--- START ---
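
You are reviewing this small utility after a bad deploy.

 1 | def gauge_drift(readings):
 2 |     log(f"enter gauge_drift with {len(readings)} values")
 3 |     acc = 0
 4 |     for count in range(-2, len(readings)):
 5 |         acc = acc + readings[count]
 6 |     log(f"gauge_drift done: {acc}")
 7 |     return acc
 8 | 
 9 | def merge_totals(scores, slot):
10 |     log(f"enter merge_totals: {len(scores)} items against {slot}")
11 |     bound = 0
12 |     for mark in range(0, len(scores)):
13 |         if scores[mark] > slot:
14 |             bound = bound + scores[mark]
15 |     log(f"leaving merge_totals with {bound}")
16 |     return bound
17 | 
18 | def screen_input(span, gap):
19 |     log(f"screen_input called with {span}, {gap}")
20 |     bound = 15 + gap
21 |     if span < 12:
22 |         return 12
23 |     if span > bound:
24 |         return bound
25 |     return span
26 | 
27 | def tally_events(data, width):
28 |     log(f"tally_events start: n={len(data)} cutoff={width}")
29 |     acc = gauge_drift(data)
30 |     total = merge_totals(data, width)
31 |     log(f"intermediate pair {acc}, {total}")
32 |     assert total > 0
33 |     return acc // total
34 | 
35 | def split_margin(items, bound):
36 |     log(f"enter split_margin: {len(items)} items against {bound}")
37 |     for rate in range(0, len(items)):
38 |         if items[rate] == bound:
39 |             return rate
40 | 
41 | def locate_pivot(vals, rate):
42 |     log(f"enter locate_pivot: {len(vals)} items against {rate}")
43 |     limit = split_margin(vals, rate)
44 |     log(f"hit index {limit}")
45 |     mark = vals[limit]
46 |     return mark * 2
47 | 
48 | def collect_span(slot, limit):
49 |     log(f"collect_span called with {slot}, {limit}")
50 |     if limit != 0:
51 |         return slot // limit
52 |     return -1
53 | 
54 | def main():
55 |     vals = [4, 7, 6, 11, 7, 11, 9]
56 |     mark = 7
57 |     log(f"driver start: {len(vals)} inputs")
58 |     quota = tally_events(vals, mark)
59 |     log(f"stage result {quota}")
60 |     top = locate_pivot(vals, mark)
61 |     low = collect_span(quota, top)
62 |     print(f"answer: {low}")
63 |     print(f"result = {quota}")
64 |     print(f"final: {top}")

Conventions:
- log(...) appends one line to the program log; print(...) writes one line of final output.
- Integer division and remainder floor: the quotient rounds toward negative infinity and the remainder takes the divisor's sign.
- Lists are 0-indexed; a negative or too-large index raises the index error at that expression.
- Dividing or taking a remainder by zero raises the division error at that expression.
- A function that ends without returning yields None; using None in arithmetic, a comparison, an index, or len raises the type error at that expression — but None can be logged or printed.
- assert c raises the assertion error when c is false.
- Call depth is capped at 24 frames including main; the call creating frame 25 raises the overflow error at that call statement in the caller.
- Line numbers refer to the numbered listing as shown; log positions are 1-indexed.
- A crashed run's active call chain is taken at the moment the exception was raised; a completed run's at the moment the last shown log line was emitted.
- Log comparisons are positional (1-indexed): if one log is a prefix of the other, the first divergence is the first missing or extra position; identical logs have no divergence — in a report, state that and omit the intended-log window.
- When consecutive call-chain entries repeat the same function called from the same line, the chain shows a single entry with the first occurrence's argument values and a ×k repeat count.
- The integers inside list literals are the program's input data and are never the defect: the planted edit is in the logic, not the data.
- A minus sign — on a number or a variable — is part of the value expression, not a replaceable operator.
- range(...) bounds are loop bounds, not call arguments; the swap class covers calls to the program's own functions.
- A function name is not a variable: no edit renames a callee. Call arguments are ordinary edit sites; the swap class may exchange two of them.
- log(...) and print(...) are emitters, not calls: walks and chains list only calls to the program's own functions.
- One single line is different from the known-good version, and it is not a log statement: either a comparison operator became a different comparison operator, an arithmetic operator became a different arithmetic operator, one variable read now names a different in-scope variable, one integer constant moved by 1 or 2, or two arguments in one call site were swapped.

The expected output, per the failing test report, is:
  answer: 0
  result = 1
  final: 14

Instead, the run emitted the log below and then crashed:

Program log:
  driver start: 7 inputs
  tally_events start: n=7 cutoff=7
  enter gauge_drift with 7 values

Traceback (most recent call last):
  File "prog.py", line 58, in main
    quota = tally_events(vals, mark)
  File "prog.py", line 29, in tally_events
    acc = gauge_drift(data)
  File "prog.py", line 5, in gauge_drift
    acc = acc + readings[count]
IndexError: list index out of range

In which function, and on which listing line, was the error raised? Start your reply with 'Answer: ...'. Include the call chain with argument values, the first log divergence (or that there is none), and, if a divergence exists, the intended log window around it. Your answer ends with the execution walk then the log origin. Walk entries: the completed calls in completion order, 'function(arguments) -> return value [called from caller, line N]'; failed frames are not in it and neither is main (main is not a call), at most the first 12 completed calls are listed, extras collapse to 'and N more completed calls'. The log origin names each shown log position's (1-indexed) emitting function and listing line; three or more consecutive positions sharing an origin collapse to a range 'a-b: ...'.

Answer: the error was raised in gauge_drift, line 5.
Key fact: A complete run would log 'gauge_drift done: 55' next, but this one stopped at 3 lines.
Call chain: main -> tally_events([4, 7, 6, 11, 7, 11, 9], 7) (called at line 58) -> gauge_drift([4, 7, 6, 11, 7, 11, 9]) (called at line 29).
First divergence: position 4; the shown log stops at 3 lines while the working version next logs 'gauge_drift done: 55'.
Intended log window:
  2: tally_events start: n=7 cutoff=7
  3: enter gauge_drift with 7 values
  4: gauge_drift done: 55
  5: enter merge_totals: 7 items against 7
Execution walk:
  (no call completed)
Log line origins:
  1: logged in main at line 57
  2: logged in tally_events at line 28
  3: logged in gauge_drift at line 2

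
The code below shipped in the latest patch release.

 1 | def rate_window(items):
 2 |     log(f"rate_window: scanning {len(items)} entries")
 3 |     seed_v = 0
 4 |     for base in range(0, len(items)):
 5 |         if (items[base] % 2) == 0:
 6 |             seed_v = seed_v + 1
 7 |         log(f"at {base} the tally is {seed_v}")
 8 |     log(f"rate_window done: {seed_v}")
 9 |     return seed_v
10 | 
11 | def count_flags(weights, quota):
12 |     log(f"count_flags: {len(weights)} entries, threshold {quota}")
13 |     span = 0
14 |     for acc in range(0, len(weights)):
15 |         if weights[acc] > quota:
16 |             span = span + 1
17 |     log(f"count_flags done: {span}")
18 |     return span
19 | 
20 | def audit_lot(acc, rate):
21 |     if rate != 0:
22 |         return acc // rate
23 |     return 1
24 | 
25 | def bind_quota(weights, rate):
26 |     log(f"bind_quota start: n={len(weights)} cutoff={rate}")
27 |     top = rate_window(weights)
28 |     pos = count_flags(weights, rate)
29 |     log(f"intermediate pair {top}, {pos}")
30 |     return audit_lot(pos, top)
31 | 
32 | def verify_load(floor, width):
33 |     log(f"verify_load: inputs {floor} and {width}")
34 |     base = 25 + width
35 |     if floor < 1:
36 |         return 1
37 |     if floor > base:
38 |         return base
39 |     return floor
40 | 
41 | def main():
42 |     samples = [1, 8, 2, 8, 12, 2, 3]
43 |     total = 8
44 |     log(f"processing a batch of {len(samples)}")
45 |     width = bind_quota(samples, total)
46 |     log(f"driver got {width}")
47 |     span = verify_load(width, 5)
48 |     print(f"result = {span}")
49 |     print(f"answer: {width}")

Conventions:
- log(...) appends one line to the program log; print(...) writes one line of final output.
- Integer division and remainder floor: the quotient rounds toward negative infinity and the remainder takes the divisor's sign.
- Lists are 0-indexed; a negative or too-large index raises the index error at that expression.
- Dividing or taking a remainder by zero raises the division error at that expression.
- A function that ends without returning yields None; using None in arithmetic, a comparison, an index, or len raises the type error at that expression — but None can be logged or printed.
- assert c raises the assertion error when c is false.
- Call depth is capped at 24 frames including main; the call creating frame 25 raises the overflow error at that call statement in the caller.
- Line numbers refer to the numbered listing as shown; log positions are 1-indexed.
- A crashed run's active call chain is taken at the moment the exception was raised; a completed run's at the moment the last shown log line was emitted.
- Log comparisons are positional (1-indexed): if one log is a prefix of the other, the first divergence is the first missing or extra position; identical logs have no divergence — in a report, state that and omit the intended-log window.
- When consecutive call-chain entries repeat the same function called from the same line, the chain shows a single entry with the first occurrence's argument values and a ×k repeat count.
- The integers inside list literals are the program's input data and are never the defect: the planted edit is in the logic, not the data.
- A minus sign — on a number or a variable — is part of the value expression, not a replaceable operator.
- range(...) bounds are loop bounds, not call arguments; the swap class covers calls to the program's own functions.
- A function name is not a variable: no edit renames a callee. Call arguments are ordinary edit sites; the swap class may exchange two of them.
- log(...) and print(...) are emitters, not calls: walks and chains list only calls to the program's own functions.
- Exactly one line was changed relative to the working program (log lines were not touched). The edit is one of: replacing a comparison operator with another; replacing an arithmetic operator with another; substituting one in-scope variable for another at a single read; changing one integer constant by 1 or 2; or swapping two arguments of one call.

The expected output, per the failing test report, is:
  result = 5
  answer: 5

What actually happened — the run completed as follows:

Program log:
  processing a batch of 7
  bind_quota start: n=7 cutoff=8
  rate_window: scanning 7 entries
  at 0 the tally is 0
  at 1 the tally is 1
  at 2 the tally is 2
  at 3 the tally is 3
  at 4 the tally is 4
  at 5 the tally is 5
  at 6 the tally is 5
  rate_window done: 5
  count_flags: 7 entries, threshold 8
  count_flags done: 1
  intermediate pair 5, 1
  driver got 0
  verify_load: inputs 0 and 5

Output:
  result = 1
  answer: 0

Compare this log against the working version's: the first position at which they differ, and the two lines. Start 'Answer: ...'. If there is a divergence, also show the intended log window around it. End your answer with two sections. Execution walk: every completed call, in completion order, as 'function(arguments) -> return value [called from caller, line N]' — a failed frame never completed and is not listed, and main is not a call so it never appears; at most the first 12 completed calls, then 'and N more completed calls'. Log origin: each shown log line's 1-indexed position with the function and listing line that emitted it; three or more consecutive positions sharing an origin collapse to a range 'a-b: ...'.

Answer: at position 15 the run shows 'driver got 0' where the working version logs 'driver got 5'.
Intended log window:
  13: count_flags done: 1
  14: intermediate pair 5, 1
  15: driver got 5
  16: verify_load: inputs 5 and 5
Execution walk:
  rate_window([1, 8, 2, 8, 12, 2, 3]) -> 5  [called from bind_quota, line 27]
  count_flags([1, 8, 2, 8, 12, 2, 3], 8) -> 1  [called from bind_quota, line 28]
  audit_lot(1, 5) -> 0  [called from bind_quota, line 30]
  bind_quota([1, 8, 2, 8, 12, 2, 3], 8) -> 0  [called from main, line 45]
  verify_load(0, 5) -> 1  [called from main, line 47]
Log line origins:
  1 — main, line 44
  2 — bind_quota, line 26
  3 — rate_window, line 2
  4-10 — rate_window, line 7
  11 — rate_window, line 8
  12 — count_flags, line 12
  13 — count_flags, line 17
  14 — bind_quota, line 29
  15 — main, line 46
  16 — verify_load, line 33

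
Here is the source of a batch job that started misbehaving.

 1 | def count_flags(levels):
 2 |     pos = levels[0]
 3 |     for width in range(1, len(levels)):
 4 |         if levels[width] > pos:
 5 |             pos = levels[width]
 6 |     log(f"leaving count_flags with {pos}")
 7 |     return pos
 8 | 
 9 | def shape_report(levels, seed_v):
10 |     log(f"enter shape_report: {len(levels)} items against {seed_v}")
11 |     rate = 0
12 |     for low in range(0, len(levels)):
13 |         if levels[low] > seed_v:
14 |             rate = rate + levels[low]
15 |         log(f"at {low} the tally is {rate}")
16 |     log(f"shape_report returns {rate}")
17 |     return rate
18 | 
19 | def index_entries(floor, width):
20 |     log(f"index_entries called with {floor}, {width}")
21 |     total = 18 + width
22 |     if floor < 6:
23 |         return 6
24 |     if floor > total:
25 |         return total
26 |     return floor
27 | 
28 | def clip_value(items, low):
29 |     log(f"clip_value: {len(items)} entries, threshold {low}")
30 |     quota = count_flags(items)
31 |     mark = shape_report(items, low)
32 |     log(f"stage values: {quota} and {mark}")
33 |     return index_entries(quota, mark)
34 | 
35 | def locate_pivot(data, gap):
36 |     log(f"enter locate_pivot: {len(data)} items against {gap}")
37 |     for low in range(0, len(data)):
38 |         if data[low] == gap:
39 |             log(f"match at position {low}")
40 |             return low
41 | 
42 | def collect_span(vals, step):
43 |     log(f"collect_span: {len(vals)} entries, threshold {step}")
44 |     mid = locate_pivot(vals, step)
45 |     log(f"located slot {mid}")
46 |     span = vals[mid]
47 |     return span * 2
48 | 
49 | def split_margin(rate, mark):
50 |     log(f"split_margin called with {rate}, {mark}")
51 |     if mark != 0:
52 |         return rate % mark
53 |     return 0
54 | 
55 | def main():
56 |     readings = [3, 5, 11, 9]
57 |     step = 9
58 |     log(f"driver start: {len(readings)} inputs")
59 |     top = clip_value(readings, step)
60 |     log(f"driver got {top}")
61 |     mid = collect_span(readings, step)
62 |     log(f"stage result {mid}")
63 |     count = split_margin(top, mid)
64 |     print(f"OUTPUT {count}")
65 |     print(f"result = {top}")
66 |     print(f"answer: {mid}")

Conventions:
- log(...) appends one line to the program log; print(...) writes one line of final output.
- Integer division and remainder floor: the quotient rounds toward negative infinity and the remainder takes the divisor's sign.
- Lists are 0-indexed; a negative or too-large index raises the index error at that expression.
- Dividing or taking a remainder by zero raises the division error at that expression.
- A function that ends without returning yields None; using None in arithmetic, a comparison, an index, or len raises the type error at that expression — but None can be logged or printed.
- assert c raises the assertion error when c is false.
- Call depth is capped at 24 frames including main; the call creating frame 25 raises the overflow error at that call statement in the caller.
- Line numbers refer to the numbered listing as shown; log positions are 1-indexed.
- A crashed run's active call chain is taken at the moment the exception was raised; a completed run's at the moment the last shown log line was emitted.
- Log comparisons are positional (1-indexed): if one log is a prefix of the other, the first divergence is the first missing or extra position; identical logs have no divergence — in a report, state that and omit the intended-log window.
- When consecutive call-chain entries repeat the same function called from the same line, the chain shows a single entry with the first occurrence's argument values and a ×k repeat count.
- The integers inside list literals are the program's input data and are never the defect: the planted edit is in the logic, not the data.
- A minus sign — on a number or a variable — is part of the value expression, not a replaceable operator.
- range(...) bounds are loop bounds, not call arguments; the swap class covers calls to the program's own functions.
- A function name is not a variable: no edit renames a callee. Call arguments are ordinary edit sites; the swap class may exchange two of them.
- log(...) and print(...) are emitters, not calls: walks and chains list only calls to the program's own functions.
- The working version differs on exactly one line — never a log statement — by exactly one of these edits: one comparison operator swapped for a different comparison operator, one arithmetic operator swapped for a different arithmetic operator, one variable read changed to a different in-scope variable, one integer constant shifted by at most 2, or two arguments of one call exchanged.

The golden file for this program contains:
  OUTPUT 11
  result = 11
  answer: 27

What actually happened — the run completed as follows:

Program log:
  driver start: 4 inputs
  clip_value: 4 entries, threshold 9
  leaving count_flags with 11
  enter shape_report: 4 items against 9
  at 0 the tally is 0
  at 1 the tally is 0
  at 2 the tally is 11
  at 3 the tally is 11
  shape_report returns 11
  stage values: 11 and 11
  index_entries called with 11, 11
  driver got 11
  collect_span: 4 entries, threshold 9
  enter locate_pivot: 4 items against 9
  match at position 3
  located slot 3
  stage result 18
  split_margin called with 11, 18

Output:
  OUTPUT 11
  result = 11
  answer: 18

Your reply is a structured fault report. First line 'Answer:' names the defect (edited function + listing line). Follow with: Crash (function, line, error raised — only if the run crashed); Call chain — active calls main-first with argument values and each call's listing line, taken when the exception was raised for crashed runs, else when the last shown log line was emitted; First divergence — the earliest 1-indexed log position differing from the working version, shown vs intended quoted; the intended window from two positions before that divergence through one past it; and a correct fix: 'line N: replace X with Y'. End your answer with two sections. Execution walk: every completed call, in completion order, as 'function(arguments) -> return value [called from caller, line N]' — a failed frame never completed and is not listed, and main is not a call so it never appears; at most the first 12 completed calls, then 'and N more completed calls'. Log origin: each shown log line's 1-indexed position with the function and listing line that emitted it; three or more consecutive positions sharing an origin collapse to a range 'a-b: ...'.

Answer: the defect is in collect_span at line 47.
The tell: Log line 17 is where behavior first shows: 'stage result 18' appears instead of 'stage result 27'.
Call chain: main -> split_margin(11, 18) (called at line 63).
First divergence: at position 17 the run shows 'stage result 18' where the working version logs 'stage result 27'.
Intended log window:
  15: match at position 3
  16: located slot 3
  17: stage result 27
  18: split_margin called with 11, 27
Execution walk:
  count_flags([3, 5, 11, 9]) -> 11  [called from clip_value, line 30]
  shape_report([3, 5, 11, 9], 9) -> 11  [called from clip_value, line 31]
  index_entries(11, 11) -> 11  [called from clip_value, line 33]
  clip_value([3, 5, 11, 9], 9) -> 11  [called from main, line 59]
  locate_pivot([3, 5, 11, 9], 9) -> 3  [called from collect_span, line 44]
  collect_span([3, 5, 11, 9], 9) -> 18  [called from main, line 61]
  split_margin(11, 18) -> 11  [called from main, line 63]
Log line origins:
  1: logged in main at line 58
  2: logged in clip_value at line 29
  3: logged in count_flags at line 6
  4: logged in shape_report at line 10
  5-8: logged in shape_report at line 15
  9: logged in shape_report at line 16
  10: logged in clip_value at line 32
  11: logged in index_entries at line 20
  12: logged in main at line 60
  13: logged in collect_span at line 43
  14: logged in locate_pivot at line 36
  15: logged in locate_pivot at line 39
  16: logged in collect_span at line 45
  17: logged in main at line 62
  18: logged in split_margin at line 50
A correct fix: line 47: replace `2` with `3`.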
--- END ---
- Exercise instructions -
Where does the word "threshold" appear in the listing above? Copy every line that holds it.

- Written response -
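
12 |     log(f"count_flags: {len(weights)} entries, threshold {quota}")
  count_flags: 7 entries, threshold 8
29 |     log(f"clip_value: {len(items)} entries, threshold {low}")
43 |     log(f"collect_span: {len(vals)} entries, threshold {step}")
  clip_value: 4 entries, threshold 9
  collect_span: 4 entries, threshold 9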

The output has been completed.